(Stored data)
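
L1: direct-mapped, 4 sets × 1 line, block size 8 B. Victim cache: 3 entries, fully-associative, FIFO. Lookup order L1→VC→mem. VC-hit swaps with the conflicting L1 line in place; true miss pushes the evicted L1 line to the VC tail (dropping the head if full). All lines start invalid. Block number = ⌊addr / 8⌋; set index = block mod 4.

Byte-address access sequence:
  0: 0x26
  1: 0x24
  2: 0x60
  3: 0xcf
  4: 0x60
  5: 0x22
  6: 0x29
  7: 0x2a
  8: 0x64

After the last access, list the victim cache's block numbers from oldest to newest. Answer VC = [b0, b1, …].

  [0] addr=0x26 blk=4 s=0: MISS | VC []
  [1] addr=0x24 blk=4 s=0: L1-HIT | VC []
  [2] addr=0x60 blk=12 s=0: MISS | VC [4]
  [3] addr=0xcf blk=25 s=1: MISS | VC [4]
  [4] addr=0x60 blk=12 s=0: L1-HIT | VC [4]
  [5] addr=0x22 blk=4 s=0: VC-HIT | VC [12]
  [6] addr=0x29 blk=5 s=1: MISS | VC [12, 25]
  [7] addr=0x2a blk=5 s=1: L1-HIT | VC [12, 25]
  [8] addr=0x64 blk=12 s=0: VC-HIT | VC [4, 25]

VC = [4, 25]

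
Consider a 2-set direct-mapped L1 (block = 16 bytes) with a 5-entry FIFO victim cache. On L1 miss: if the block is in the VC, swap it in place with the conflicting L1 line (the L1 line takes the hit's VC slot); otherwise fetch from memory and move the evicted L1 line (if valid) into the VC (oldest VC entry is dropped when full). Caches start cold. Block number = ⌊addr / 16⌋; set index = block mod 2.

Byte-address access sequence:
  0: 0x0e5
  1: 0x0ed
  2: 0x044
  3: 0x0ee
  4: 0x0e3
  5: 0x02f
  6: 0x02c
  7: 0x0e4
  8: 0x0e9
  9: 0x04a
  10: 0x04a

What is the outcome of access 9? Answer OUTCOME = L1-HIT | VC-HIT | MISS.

OUTCOME = VC-HIT

0: 0xe5 (blk 14, set 0) → MISS  vc=[]
1: 0xed (blk 14, set 0) → L1-HIT  vc=[]
2: 0x44 (blk 4, set 0) → MISS  vc=[14]
3: 0xee (blk 14, set 0) → VC-HIT  vc=[4]
4: 0xe3 (blk 14, set 0) → L1-HIT  vc=[4]
5: 0x2f (blk 2, set 0) → MISS  vc=[4, 14]
6: 0x2c (blk 2, set 0) → L1-HIT  vc=[4, 14]
7: 0xe4 (blk 14, set 0) → VC-HIT  vc=[4, 2]
8: 0xe9 (blk 14, set 0) → L1-HIT  vc=[4, 2]
9: 0x4a (blk 4, set 0) → VC-HIT  vc=[14, 2]
10: 0x4a (blk 4, set 0) → L1-HIT  vc=[14, 2]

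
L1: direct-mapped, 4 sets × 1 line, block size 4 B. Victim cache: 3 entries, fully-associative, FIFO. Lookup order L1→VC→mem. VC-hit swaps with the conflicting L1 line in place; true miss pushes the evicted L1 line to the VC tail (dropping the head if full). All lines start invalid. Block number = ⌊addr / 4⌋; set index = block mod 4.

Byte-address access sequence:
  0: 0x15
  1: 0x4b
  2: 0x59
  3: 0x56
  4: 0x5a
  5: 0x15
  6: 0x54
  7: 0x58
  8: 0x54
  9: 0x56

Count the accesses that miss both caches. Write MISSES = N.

MISSES = 4

#0 0x15→b5/s1 MISS; vc=[]
#1 0x4b→b18/s2 MISS; vc=[]
#2 0x59→b22/s2 MISS; vc=[18]
#3 0x56→b21/s1 MISS; vc=[18,5]
#4 0x5a→b22/s2 L1-HIT; vc=[18,5]
#5 0x15→b5/s1 VC-HIT; vc=[18,21]
#6 0x54→b21/s1 VC-HIT; vc=[18,5]
#7 0x58→b22/s2 L1-HIT; vc=[18,5]
#8 0x54→b21/s1 L1-HIT; vc=[18,5]
#9 0x56→b21/s1 L1-HIT; vc=[18,5]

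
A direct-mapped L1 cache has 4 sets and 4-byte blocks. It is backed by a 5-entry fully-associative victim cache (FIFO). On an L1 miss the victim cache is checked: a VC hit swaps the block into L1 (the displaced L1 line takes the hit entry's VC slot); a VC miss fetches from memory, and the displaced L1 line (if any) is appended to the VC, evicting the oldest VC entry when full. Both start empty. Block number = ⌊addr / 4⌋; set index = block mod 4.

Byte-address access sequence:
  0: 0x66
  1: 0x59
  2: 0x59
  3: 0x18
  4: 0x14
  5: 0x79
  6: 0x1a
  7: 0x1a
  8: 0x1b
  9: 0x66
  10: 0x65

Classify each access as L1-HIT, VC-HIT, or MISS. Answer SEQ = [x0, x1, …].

SEQ = [MISS, MISS, L1-HIT, MISS, MISS, MISS, VC-HIT, L1-HIT, L1-HIT, VC-HIT, L1-HIT]

  [0] addr=0x66 blk=25 s=1: MISS | VC []
  [1] addr=0x59 blk=22 s=2: MISS | VC []
  [2] addr=0x59 blk=22 s=2: L1-HIT | VC []
  [3] addr=0x18 blk=6 s=2: MISS | VC [22]
  [4] addr=0x14 blk=5 s=1: MISS | VC [22, 25]
  [5] addr=0x79 blk=30 s=2: MISS | VC [22, 25, 6]
  [6] addr=0x1a blk=6 s=2: VC-HIT | VC [22, 25, 30]
  [7] addr=0x1a blk=6 s=2: L1-HIT | VC [22, 25, 30]
  [8] addr=0x1b blk=6 s=2: L1-HIT | VC [22, 25, 30]
  [9] addr=0x66 blk=25 s=1: VC-HIT | VC [22, 5, 30]
  [10] addr=0x65 blk=25 s=1: L1-HIT | VC [22, 5, 30]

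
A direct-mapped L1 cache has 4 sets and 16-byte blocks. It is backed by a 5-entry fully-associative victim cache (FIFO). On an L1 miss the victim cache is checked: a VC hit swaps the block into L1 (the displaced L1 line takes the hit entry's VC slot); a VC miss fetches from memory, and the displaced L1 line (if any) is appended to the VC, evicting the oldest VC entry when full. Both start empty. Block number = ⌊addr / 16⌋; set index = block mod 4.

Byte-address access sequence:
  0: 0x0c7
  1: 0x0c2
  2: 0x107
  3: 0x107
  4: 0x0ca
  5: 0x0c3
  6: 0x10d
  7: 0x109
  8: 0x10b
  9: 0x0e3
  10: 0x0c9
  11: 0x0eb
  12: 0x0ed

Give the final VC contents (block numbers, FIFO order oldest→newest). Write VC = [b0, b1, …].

0: 0xc7 (blk 12, set 0) → MISS  vc=[]
1: 0xc2 (blk 12, set 0) → L1-HIT  vc=[]
2: 0x107 (blk 16, set 0) → MISS  vc=[12]
3: 0x107 (blk 16, set 0) → L1-HIT  vc=[12]
4: 0xca (blk 12, set 0) → VC-HIT  vc=[16]
5: 0xc3 (blk 12, set 0) → L1-HIT  vc=[16]
6: 0x10d (blk 16, set 0) → VC-HIT  vc=[12]
7: 0x109 (blk 16, set 0) → L1-HIT  vc=[12]
8: 0x10b (blk 16, set 0) → L1-HIT  vc=[12]
9: 0xe3 (blk 14, set 2) → MISS  vc=[12]
10: 0xc9 (blk 12, set 0) → VC-HIT  vc=[16]
11: 0xeb (blk 14, set 2) → L1-HIT  vc=[16]
12: 0xed (blk 14, set 2) → L1-HIT  vc=[16]

VC = [16]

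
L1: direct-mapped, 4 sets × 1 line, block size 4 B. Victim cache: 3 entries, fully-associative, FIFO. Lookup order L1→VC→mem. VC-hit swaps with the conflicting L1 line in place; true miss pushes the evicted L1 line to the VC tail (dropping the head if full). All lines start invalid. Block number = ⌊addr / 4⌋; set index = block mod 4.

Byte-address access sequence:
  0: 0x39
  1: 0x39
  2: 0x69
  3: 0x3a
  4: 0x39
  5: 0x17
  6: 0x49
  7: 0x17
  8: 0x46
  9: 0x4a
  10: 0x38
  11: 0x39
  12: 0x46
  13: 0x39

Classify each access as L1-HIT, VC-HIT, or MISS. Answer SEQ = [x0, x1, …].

SEQ = [MISS, L1-HIT, MISS, VC-HIT, L1-HIT, MISS, MISS, L1-HIT, MISS, L1-HIT, VC-HIT, L1-HIT, L1-HIT, L1-HIT]

  [0] addr=0x39 blk=14 s=2: MISS | VC []
  [1] addr=0x39 blk=14 s=2: L1-HIT | VC []
  [2] addr=0x69 blk=26 s=2: MISS | VC [14]
  [3] addr=0x3a blk=14 s=2: VC-HIT | VC [26]
  [4] addr=0x39 blk=14 s=2: L1-HIT | VC [26]
  [5] addr=0x17 blk=5 s=1: MISS | VC [26]
  [6] addr=0x49 blk=18 s=2: MISS | VC [26, 14]
  [7] addr=0x17 blk=5 s=1: L1-HIT | VC [26, 14]
  [8] addr=0x46 blk=17 s=1: MISS | VC [26, 14, 5]
  [9] addr=0x4a blk=18 s=2: L1-HIT | VC [26, 14, 5]
  [10] addr=0x38 blk=14 s=2: VC-HIT | VC [26, 18, 5]
  [11] addr=0x39 blk=14 s=2: L1-HIT | VC [26, 18, 5]
  [12] addr=0x46 blk=17 s=1: L1-HIT | VC [26, 18, 5]
  [13] addr=0x39 blk=14 s=2: L1-HIT | VC [26, 18, 5]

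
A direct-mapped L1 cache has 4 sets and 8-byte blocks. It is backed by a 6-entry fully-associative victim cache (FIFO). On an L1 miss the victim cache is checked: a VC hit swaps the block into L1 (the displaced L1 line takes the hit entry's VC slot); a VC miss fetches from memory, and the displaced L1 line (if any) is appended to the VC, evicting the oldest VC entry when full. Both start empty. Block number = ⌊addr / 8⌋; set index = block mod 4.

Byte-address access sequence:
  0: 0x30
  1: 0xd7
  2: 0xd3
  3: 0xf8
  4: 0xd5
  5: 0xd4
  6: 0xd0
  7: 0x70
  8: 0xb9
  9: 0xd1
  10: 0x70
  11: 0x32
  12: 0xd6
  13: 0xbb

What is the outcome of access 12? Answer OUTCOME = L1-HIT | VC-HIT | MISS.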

EXERCISE OBJECTIVE ▸ Using the entries above, work out how many lines include the word "fetches", and give only that count.

EXERCISE RESPONSE ▸ 3